* Problem to work on *
Copy, from the data below, each line that has the word "rRNA".

──────── Input material

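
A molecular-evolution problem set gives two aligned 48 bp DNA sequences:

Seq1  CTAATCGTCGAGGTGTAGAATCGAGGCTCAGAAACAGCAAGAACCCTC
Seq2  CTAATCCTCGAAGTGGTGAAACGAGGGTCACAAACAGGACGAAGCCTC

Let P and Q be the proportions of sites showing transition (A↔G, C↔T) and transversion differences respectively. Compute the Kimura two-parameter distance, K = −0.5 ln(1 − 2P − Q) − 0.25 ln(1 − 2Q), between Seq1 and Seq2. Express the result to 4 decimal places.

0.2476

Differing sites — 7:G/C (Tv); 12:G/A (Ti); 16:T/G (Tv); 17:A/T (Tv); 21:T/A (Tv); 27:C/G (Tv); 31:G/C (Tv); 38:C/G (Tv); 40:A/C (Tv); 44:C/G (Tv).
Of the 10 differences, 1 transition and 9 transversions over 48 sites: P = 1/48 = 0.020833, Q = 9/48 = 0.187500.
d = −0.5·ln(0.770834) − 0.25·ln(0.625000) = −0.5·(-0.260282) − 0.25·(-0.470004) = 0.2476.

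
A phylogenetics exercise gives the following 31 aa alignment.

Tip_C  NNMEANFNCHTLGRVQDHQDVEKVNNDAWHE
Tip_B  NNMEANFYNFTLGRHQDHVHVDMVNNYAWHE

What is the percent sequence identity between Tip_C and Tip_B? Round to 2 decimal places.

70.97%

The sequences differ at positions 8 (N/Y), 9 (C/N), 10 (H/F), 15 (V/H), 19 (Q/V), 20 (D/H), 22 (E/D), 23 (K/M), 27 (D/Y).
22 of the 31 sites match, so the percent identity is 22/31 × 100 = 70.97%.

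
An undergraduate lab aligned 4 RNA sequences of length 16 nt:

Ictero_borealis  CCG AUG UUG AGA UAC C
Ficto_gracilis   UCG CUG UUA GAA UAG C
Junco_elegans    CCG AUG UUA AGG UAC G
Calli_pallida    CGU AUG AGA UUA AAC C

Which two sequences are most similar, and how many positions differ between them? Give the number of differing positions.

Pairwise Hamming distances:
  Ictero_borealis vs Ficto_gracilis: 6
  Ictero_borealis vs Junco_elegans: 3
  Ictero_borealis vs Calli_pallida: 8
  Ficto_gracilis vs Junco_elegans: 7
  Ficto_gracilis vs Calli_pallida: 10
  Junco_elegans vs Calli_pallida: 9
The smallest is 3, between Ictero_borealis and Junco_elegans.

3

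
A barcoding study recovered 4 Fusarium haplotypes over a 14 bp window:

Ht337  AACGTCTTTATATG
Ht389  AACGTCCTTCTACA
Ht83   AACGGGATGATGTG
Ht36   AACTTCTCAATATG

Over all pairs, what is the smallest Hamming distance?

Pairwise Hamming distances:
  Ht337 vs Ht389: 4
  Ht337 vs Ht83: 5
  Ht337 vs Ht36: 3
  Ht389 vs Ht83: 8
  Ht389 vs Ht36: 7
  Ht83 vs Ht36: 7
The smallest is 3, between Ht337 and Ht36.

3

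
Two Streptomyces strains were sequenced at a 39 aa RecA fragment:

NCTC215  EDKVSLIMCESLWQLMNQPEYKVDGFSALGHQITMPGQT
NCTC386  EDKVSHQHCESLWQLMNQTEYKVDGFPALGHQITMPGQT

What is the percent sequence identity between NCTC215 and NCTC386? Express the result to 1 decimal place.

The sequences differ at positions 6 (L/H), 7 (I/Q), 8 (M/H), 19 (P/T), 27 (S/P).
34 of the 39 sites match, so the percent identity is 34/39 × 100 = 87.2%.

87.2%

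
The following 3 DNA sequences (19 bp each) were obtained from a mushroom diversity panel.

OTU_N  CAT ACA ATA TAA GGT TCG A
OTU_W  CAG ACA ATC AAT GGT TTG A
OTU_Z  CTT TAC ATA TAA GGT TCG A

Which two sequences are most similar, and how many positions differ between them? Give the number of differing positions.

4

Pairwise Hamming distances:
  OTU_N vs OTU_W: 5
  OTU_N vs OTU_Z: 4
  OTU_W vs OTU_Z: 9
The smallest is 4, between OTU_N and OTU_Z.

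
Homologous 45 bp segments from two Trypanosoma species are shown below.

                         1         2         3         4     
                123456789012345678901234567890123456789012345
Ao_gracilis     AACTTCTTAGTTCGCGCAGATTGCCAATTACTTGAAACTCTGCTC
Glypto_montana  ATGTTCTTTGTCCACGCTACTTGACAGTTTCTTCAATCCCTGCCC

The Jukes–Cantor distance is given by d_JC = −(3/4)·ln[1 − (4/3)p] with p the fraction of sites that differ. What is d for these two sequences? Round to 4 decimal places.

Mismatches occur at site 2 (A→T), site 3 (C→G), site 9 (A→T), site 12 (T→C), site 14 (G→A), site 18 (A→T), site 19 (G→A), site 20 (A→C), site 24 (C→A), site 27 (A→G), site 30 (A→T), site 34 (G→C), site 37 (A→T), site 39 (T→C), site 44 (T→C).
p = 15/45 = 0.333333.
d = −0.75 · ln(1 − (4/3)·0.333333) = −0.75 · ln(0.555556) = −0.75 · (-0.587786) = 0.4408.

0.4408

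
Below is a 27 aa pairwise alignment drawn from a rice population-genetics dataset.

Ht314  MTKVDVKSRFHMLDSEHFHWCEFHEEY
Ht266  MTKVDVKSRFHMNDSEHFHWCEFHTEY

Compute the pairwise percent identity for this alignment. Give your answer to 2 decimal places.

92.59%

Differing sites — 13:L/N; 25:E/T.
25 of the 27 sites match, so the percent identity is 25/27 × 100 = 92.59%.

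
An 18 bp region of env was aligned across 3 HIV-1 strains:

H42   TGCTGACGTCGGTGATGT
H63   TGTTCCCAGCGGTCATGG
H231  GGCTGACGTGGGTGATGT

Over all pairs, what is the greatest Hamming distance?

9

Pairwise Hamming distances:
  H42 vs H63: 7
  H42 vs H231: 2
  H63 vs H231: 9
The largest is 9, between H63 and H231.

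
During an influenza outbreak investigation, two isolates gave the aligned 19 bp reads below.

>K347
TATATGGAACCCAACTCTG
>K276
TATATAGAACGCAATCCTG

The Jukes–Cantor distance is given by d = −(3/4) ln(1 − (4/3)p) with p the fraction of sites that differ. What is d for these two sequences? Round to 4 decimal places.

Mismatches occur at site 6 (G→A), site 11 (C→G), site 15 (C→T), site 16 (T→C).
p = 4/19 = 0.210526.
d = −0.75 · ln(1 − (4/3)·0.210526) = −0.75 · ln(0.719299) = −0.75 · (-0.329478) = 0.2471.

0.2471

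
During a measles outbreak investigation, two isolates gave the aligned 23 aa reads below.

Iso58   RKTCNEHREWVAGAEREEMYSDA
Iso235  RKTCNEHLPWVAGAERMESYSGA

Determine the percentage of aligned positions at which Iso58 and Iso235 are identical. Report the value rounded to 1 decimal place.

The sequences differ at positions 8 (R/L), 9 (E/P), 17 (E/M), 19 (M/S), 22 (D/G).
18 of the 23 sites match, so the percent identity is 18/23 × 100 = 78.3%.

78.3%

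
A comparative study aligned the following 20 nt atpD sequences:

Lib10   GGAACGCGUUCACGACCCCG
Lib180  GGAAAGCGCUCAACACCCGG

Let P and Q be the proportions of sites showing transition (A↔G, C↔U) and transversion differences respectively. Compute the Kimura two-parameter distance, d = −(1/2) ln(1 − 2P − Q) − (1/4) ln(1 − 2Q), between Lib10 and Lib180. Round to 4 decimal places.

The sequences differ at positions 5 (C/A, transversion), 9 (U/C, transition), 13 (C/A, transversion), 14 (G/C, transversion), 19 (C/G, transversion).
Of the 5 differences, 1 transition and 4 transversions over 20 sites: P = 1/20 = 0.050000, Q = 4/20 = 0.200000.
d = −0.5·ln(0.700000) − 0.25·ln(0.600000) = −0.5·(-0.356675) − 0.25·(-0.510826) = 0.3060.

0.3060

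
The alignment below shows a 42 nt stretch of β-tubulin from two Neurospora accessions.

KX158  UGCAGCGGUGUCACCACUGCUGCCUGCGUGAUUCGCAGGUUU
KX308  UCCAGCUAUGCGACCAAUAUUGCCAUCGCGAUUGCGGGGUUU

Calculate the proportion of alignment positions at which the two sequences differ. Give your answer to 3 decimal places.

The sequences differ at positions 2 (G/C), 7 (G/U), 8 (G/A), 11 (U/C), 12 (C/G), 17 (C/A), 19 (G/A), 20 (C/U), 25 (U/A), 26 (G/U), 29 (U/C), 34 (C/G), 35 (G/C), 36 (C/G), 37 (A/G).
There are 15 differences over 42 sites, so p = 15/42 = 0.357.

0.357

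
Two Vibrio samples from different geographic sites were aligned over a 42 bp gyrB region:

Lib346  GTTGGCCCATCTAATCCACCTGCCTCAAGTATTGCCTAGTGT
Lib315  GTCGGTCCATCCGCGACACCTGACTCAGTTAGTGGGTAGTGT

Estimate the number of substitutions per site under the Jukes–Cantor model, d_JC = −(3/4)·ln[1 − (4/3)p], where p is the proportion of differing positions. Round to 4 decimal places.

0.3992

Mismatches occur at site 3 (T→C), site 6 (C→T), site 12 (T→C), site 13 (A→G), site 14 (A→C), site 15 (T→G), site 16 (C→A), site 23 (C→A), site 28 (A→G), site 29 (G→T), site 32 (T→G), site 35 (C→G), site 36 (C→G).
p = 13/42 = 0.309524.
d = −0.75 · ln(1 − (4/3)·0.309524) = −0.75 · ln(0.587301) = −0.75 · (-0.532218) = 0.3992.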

────────────────
──────── Input material

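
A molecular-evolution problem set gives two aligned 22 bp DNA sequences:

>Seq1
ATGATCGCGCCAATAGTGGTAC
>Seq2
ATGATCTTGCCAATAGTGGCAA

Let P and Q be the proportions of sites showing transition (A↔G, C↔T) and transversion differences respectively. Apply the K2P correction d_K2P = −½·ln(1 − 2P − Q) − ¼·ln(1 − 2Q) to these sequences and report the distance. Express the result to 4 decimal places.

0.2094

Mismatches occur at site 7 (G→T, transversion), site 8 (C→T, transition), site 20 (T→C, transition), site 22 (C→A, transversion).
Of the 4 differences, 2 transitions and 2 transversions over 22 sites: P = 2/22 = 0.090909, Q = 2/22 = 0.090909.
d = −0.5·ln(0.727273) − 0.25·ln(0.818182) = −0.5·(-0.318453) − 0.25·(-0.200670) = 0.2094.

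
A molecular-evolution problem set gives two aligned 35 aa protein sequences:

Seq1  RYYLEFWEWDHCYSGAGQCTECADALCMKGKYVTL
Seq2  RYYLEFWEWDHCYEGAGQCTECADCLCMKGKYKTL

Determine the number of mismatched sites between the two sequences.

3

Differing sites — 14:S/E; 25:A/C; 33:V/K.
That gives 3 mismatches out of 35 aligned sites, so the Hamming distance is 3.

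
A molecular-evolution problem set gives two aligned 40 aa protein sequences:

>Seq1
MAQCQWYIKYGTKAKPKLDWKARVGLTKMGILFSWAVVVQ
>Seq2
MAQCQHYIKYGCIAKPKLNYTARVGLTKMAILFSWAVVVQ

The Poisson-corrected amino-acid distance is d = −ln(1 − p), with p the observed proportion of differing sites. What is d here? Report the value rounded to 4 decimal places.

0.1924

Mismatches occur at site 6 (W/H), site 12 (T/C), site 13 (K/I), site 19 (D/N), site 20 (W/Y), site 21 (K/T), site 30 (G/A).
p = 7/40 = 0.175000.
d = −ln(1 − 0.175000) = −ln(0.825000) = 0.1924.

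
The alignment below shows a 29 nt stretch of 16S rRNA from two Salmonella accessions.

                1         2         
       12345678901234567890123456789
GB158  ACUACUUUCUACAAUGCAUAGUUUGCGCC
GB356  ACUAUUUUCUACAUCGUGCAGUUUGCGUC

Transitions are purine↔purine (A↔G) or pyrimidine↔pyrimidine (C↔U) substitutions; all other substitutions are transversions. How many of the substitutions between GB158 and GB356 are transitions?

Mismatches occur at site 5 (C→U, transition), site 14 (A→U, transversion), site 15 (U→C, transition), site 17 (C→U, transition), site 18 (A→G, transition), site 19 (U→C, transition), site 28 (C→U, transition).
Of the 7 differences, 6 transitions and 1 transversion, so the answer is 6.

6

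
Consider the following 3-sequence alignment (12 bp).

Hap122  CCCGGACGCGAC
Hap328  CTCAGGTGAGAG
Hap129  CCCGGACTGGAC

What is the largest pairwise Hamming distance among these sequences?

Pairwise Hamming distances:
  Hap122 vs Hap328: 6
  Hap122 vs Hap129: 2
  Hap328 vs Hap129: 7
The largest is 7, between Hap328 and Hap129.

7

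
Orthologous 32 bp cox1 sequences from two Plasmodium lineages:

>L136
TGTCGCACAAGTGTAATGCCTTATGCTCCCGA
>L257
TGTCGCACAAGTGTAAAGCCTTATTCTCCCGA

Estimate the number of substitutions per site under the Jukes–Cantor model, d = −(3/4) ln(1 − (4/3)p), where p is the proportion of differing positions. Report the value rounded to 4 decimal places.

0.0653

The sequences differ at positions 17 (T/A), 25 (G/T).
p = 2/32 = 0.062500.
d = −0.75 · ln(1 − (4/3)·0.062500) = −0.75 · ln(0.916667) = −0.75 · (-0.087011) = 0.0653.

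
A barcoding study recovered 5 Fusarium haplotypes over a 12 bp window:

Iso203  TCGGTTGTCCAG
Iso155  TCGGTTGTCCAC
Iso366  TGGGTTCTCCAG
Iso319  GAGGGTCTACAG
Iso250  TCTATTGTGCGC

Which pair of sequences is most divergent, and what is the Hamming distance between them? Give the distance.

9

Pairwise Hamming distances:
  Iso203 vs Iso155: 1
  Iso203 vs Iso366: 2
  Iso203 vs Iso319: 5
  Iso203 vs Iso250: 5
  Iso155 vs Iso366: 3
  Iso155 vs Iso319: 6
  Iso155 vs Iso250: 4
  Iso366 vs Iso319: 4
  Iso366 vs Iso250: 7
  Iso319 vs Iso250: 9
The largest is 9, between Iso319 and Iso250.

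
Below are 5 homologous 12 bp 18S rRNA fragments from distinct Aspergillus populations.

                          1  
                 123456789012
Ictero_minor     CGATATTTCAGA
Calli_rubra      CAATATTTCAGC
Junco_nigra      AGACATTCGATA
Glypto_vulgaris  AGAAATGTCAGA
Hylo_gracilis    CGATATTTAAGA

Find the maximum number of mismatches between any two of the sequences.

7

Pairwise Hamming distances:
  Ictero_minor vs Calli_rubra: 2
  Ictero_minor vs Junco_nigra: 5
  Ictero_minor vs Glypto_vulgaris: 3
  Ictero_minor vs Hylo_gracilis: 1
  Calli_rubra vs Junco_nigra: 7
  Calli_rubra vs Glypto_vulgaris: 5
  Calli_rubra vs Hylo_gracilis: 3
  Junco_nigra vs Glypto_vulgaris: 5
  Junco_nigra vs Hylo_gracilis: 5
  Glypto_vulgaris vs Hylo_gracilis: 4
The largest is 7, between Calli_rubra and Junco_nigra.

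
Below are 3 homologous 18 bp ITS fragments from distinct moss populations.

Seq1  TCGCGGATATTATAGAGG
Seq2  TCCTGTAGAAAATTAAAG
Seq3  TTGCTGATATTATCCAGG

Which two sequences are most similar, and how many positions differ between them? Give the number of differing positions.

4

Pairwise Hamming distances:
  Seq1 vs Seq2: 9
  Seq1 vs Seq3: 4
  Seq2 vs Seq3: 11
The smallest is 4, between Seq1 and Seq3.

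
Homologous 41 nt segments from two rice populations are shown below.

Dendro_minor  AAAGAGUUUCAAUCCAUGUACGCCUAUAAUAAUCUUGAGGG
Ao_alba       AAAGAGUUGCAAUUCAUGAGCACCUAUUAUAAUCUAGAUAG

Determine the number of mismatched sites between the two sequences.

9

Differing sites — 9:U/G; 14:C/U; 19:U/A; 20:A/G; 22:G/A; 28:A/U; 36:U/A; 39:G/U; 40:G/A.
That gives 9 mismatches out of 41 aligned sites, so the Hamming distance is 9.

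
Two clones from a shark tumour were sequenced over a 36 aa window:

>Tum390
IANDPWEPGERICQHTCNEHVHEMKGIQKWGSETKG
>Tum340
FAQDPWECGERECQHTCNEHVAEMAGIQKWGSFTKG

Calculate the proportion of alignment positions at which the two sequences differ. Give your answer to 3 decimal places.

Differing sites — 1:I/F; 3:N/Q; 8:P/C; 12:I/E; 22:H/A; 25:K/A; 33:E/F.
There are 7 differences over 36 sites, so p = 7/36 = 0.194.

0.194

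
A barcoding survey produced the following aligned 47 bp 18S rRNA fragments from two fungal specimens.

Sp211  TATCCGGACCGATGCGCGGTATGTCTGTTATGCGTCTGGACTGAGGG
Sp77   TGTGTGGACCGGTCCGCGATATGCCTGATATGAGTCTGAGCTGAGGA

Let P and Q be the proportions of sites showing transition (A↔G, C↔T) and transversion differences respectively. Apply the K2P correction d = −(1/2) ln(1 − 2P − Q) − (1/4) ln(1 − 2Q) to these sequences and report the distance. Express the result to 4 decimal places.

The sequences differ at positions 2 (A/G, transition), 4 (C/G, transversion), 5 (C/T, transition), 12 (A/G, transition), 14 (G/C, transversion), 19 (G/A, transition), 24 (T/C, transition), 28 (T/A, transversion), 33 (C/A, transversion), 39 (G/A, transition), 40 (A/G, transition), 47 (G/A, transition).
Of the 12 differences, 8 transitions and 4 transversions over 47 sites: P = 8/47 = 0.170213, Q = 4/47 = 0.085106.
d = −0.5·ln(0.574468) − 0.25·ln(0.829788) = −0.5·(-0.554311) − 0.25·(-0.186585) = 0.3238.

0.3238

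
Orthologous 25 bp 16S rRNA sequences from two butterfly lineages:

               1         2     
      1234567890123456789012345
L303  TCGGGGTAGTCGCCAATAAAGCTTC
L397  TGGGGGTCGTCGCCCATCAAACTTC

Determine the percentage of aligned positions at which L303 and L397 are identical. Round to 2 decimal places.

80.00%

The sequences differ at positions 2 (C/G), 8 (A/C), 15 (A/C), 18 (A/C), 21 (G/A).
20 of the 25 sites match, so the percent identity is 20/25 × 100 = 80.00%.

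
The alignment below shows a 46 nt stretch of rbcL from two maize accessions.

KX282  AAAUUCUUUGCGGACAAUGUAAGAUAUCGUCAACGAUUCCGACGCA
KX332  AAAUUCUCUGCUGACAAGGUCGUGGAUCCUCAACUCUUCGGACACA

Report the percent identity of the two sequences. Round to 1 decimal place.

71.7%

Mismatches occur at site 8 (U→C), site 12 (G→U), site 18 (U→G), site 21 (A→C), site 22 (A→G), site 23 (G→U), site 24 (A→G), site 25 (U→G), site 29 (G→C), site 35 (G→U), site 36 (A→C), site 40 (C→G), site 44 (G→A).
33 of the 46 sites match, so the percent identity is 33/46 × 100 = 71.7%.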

────────────────

* Expected output *
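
The alignment below shows a 29 nt stretch of 16S rRNA from two Salmonella accessions.
Below are 5 homologous 12 bp 18S rRNA fragments from distinct Aspergillus populations.
A barcoding survey produced the following aligned 47 bp 18S rRNA fragments from two fungal specimens.
Orthologous 25 bp 16S rRNA sequences from two butterfly lineages: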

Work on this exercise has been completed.